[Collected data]
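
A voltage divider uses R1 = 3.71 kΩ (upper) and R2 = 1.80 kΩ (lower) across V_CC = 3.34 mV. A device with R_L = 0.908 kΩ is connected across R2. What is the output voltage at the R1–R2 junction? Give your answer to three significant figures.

V_out ≈ 0.467 mV

First combine the lower leg with the load: R2 ‖ R_L = 0.6035 kΩ.
Then V_out = V_CC · R2'/(R1 + R2') = 3.34 × 0.6035/4.314 = 0.4673 mV.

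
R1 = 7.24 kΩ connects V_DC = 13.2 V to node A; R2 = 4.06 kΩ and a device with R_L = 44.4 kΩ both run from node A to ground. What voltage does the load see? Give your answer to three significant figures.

V_out ≈ 4.48 V

R2 ‖ R_L = (4.06 × 44.4)/(4.06 + 44.4) = 3.720 kΩ.
Then V_out = V_DC · R2'/(R1 + R2') = 13.2 × 3.720/10.96 = 4.480 V.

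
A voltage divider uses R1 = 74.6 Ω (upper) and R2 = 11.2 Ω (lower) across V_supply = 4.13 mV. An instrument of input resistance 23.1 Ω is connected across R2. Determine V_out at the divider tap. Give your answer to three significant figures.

First combine the lower leg with the load: R2 ‖ R_L = 7.543 Ω.
Then V_out = V_supply · R2'/(R1 + R2') = 4.13 × 7.543/82.14 = 0.3792 mV.

V_out ≈ 0.379 mV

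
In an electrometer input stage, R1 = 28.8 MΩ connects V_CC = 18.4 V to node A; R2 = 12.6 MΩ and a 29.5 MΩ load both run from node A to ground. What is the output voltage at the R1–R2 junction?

R2 ‖ R_L = (12.6 × 29.5)/(12.6 + 29.5) = 8.829 MΩ.
Then V_out = V_CC · R2'/(R1 + R2') = 18.4 × 8.829/37.63 = 4.317 V.

V_out ≈ 4.32 V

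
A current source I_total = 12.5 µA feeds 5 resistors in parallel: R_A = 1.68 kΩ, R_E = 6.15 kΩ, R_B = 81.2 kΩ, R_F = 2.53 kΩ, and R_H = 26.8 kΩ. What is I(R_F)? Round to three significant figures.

I ≈ 4.11 µA

Total conductance ΣG = 1/1.68 + 1/6.15 + 1/81.2 + 1/2.53 + 1/26.8 = 1.203 (units of 1/kΩ).
By the current-divider rule, I = I_total · G_k/ΣG = 12.5 × 0.3286 = 4.108 µA.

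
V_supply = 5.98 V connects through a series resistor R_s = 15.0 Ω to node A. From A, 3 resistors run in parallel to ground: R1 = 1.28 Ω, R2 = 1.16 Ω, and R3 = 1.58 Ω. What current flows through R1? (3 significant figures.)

I ≈ 0.133 A

Combine the parallel branches: R_p = (1/1.28 + 1/1.16 + 1/1.58)⁻¹ = 0.4393 Ω.
V_A = 5.98 × 0.4393/15.44 = 0.1702 V.
I(R1) = V_A / R1 = 0.1702/1.28 = 0.1329 A.
(Equivalently: I_total = 0.3873 A, then current-divider fraction G_k/ΣG = 0.3432.)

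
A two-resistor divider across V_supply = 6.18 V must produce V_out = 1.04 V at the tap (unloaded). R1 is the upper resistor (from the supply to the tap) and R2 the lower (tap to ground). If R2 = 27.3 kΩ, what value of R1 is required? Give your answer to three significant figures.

V_out/V_supply = R2/(R1+R2) = 0.1683.
Rearranging, R1 = R2·(1−k)/k = 27.3 × 4.942 = 134.9 kΩ.

R1 ≈ 135 kΩ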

» **What the exercise asks**: From the line containing "V_supply = 5.98" down to the last line of the data above, copy every line exactly; leave out all other lines.

» **Written solution**:
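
V_supply = 5.98 V connects through a series resistor R_s = 15.0 Ω to node A. From A, 3 resistors run in parallel to ground: R1 = 1.28 Ω, R2 = 1.16 Ω, and R3 = 1.58 Ω. What current flows through R1? (3 significant figures.)

I ≈ 0.133 A

Combine the parallel branches: R_p = (1/1.28 + 1/1.16 + 1/1.58)⁻¹ = 0.4393 Ω.
V_A = 5.98 × 0.4393/15.44 = 0.1702 V.
I(R1) = V_A / R1 = 0.1702/1.28 = 0.1329 A.
(Equivalently: I_total = 0.3873 A, then current-divider fraction G_k/ΣG = 0.3432.)

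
A two-resistor divider across V_supply = 6.18 V must produce V_out = 1.04 V at the tap (unloaded). R1 is the upper resistor (from the supply to the tap) and R2 the lower (tap to ground). If R2 = 27.3 kΩ, what value of R1 is required? Give your answer to three significant figures.

V_out/V_supply = R2/(R1+R2) = 0.1683.
Rearranging, R1 = R2·(1−k)/k = 27.3 × 4.942 = 134.9 kΩ.

R1 ≈ 135 kΩ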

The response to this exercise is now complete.